→ Supplied entries
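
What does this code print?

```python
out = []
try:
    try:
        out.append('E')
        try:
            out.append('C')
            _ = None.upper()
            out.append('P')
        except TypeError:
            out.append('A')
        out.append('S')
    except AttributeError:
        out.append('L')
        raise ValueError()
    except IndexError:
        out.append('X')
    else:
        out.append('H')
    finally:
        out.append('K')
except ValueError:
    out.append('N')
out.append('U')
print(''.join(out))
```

Execution trace: 'E' (try body) → 'C' (inner try body) → 'L' (except AttributeError) → 'K' (finally) → 'N' (outer except ValueError) → 'U' (after the try/except). Output: ECLKNU

Answer: ECLKNU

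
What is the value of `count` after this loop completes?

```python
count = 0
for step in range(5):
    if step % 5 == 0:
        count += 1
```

Count numbers divisible by 5 in range(5)
`count` takes the values: 0 → 1

Answer: 1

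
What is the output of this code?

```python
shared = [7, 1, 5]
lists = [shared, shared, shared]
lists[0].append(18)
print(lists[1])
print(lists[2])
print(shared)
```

Key concept: list of same reference.
Step by step:
`shared = [7, 1, 5]` → shared = [7, 1, 5]
`lists = [shared, shared, shared]` → lists = [[7, 1, 5], [7, 1, 5], [7, 1, 5]]
`lists[0].append(18)` → shared = [7, 1, 5, 18]; lists = [[7, 1, 5, 18], [7, 1, 5, 18], [7, 1, 5, 18]]
`print(lists[1])` → prints [7, 1, 5, 18]
`print(lists[2])` → prints [7, 1, 5, 18]
`print(shared)` → prints [7, 1, 5, 18]

Answer:
[7, 1, 5, 18]
[7, 1, 5, 18]
[7, 1, 5, 18]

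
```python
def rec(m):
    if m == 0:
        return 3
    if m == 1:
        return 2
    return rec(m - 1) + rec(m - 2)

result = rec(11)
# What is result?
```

Build up from base cases: rec(0)=3, rec(1)=2, rec(2)=5, rec(3)=7, rec(4)=12, rec(5)=19, rec(6)=31, ..., rec(11)=343

Answer: 343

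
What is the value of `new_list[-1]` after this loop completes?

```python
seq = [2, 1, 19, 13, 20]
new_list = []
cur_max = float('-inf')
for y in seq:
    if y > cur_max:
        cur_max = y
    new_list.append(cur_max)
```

Running max ends at 20
`new_list` takes the values: [] → [2] → [2, 2] → [2, 2, 19] → [2, 2, 19, 19] → [2, 2, 19, 19, 20]
So `new_list[-1]` = 20

Answer: 20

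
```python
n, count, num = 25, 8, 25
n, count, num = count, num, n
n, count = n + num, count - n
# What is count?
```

Trace:
`n, count, num = 25, 8, 25` → n = 25; count = 8; num = 25
`n, count, num = count, num, n` → n = 8; count = 25; num = 25
`n, count = n + num, count - n` → n = 33; count = 17
So count = 17

Answer: 17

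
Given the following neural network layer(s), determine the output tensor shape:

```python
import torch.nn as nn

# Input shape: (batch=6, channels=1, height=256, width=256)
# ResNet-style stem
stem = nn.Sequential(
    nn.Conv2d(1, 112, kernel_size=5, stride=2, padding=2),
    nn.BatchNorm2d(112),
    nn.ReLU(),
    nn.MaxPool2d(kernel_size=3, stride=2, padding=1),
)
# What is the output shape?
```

Input: (6, 1, 256, 256) -> after Conv2d 5x5 stride=2: (6, 112, 128, 128) -> Output: (6, 112, 64, 64)

Answer: (6, 112, 64, 64)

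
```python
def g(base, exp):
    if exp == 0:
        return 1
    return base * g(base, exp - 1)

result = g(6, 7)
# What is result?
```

g(6, 7) = 6 * 6 * 6 * 6 * 6 * 6 * 6 = 279936

Answer: 279936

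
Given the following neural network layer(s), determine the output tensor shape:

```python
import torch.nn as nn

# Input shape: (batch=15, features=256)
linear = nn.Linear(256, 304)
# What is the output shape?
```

Input: (15, 256) -> Output: (15, 304)

Answer: (15, 304)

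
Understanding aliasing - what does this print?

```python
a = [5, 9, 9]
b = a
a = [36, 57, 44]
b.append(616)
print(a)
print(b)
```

Key concept: rebinding vs mutation: a is rebound to a new list, b still points at the original.
Step by step:
`a = [5, 9, 9]` → a = [5, 9, 9]
`b = a` → b = [5, 9, 9] (same object as a)
`a = [36, 57, 44]` → a = [36, 57, 44]
`b.append(616)` → b = [5, 9, 9, 616]
`print(a)` → prints [36, 57, 44]
`print(b)` → prints [5, 9, 9, 616]

Answer:
[36, 57, 44]
[5, 9, 9, 616]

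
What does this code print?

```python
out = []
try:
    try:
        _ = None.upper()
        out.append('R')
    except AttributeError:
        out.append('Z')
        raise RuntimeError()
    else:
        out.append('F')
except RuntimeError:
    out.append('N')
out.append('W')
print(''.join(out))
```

Execution trace: 'Z' (inner except AttributeError) → 'N' (outer except RuntimeError) → 'W' (after the try/except). Output: ZNW

Answer: ZNW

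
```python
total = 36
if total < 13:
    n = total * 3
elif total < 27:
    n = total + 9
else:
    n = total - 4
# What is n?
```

Trace:
`total = 36` → total = 36
`if total < 13: ...` → total < 13 is False, total < 27 is False, take else branch → n = 32
So n = 32

Answer: 32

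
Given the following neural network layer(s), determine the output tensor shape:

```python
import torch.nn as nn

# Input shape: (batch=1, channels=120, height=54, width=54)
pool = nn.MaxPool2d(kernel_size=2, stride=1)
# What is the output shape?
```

Input: (1, 120, 54, 54) -> Output: (1, 120, 53, 53)

Answer: (1, 120, 53, 53)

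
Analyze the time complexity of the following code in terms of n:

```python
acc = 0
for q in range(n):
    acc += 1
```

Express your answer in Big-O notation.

Each loop level contributes: n. Multiplying the contributions gives O(n).

Answer: O(n)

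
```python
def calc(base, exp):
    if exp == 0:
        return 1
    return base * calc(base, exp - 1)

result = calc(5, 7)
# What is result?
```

calc(5, 7) = 5 * 5 * 5 * 5 * 5 * 5 * 5 = 78125

Answer: 78125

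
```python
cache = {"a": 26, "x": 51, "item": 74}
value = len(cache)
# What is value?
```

Trace:
`cache = {"a": 26, "x": 51, "item": 74}` → cache = {'a': 26, 'x': 51, 'item': 74}
`value = len(cache)` → value = 3
So value = 3

Answer: 3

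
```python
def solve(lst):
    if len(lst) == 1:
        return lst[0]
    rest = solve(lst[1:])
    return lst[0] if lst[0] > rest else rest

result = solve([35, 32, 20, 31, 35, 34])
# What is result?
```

Recursive max over [35, 32, 20, 31, 35, 34] = 35

Answer: 35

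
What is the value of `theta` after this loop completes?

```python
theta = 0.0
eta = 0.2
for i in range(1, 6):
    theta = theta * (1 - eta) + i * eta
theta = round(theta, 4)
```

Moving average with lr=0.2
`theta` takes the values: 0.0 → 0.2 → 0.56 → 1.048 → 1.6384 → 2.31072 → 2.3107

Answer: 2.3107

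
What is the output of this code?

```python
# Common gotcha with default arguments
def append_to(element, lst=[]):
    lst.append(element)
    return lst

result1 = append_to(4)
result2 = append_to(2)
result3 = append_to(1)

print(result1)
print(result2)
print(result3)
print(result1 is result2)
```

Key concept: mutable default argument gotcha.
Step by step:
`result1 = append_to(4)` → result1 = [4]
`result2 = append_to(2)` → result1 = [4, 2] (same object as result2); result2 = [4, 2] (same object as result1)
`result3 = append_to(1)` → result1 = [4, 2, 1] (same object as result2, result3); result2 = [4, 2, 1] (same object as result1, result3); result3 = [4, 2, 1] (same object as result1, result2)
`print(result1)` → prints [4, 2, 1]
`print(result2)` → prints [4, 2, 1]
`print(result3)` → prints [4, 2, 1]
`print(result1 is result2)` → prints True

Answer:
[4, 2, 1]
[4, 2, 1]
[4, 2, 1]
True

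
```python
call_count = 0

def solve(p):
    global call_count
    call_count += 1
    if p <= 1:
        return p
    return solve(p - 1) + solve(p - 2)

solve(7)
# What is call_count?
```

Calls(p) = 1 + Calls(p-1) + Calls(p-2); Calls(0)=Calls(1)=1. For p=7 this gives 41.

Answer: 41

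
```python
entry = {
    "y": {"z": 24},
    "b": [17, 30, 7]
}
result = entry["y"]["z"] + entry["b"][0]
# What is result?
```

Trace:
`entry = { ...` → entry = {'y': {'z': 24}, 'b': [17, 30, 7]}
`result = entry["y"]["z"] + entry["b"][0]` → result = 41
So result = 41

Answer: 41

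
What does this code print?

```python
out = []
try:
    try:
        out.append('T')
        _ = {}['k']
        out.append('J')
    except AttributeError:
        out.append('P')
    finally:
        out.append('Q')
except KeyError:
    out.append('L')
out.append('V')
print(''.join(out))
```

Execution trace: 'T' (try body) → 'Q' (finally) → 'L' (outer except KeyError) → 'V' (after the try/except). Output: TQLV

Answer: TQLV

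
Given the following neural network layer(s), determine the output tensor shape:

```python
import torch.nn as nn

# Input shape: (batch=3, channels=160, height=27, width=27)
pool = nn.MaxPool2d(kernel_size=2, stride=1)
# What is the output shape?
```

Input: (3, 160, 27, 27) -> Output: (3, 160, 26, 26)

Answer: (3, 160, 26, 26)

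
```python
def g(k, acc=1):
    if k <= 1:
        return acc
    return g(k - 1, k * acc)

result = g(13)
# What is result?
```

Accumulator trace (n, acc): (13, 1) -> (12, 13) -> (11, 156) -> (10, 1716) -> (9, 17160) -> (8, 154440) -> (7, 1235520) -> (6, 8648640) -> (5, 51891840) -> (4, 259459200) -> (3, 1037836800) -> (2, 3113510400) -> (1, 6227020800) -> return 6227020800

Answer: 6227020800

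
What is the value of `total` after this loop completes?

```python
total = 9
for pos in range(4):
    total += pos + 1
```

Start at 9, add 1 to 4 = 19
`total` takes the values: 9 → 10 → 12 → 15 → 19

Answer: 19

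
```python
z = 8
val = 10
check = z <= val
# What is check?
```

Trace:
`z = 8` → z = 8
`val = 10` → val = 10
`check = z <= val` → check = True
So check = True

Answer: True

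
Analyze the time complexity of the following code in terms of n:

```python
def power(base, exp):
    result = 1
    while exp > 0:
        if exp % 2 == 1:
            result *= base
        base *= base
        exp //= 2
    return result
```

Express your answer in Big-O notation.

This is Exponentiation by squaring. Time complexity: O(log n).

Answer: O(log n)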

→ Exercise goal
Return every line of the entries above that the string "height" appears in.

→ Exercise response
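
# Input shape: (batch=6, channels=1, height=256, width=256)
# Input shape: (batch=1, channels=120, height=54, width=54)
# Input shape: (batch=3, channels=160, height=27, width=27)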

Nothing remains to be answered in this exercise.